### EXERCISE GOAL
Number of lines with "units" in the data: give that figure by itself.

### WORKING DATA
*****

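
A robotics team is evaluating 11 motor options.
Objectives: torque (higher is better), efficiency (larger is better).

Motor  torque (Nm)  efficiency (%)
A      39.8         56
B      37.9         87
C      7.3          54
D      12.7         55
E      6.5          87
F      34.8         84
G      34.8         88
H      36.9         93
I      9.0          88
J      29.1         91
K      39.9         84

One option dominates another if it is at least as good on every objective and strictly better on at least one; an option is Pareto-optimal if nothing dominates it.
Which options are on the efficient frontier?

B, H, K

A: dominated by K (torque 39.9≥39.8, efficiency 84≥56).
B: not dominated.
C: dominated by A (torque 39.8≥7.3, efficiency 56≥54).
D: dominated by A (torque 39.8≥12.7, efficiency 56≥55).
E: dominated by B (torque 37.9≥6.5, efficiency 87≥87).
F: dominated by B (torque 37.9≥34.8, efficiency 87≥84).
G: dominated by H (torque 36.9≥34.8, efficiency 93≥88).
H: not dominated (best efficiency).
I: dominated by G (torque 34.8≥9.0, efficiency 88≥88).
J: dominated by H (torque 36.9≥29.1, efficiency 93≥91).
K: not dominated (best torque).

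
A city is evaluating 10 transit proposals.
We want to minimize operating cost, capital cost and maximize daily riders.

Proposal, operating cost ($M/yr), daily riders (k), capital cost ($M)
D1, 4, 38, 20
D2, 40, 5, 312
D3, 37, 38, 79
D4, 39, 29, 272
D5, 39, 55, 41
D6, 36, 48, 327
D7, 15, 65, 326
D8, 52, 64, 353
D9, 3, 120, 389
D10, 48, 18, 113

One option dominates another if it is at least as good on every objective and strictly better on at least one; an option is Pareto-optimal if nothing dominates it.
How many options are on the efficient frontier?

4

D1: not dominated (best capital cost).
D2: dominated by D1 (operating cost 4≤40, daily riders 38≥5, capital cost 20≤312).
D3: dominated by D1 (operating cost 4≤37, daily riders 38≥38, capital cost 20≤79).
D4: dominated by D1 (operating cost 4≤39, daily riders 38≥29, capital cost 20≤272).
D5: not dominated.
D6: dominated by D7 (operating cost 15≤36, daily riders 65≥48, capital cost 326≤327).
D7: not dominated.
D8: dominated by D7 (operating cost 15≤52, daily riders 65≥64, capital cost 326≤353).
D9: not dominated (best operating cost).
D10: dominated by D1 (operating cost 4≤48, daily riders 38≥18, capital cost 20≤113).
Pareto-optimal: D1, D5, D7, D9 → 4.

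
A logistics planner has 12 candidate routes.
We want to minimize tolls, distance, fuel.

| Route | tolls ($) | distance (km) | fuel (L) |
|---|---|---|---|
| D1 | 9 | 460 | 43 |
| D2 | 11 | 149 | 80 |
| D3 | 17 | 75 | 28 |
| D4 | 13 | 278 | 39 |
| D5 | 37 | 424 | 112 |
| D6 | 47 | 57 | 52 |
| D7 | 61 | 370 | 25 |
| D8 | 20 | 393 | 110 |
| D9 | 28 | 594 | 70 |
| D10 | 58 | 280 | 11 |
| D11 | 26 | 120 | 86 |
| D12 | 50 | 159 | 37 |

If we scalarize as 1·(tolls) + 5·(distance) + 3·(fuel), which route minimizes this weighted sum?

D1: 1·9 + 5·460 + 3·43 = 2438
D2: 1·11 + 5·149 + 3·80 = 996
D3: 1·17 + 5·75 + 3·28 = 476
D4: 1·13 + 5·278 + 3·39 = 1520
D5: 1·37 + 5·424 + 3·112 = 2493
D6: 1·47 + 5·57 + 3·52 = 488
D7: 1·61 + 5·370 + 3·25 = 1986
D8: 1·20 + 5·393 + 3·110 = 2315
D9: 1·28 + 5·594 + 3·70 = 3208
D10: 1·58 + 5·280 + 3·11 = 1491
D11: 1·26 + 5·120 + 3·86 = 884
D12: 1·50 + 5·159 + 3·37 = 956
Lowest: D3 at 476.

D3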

*****

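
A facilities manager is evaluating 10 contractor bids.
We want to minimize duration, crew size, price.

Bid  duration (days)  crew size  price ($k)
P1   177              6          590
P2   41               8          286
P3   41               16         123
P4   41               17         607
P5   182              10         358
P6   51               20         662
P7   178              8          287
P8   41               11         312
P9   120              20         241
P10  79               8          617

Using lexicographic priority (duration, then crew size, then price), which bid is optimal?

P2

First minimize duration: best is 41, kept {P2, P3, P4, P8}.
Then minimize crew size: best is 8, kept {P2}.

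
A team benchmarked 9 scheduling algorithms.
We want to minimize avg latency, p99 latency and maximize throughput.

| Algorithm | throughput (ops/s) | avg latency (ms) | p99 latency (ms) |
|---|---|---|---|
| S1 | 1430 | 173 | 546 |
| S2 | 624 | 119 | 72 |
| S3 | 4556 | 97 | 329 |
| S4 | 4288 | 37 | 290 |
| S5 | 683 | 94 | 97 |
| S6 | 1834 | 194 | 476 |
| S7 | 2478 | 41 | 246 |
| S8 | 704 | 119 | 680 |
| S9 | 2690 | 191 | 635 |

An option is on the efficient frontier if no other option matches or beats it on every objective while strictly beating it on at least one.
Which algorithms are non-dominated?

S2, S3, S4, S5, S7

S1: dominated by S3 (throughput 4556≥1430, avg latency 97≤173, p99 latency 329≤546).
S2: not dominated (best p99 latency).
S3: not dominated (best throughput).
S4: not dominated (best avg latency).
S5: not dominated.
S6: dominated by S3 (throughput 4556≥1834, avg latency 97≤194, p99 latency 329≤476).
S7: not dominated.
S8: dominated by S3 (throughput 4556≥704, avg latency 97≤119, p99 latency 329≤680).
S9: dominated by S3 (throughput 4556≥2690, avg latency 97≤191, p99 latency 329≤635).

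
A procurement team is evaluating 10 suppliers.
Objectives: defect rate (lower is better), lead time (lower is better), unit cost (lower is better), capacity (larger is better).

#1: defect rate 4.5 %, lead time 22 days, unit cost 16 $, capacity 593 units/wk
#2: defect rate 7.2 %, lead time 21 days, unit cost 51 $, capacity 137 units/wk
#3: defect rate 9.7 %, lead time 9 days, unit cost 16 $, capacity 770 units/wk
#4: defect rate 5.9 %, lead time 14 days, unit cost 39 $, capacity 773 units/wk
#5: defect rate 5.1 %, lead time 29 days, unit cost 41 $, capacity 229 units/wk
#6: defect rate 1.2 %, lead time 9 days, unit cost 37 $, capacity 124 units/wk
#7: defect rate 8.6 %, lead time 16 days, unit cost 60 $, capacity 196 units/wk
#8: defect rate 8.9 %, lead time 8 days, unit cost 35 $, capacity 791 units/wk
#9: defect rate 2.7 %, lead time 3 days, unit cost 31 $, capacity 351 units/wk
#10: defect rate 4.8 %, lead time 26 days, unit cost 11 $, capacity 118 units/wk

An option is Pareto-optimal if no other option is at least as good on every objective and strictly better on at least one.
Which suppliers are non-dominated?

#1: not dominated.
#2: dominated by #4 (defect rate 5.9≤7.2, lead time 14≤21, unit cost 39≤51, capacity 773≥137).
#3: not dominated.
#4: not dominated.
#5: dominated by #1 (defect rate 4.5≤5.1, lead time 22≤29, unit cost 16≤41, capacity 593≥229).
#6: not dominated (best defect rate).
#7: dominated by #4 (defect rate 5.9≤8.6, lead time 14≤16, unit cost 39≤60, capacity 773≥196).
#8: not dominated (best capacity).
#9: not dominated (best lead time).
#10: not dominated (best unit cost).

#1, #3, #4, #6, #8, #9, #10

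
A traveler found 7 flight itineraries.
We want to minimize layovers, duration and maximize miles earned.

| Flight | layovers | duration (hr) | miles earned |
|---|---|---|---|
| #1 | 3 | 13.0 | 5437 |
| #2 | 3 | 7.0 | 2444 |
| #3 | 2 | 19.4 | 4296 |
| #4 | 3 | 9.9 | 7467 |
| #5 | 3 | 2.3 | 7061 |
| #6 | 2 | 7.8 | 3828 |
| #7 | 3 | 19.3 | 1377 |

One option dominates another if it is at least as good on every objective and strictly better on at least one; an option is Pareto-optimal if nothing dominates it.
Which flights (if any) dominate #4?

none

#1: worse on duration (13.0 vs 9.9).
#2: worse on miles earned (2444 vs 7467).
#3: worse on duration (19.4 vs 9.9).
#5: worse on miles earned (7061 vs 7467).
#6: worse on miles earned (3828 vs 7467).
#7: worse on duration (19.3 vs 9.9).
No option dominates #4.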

*****

### SOLUTION FOR THIS PROBLEM
10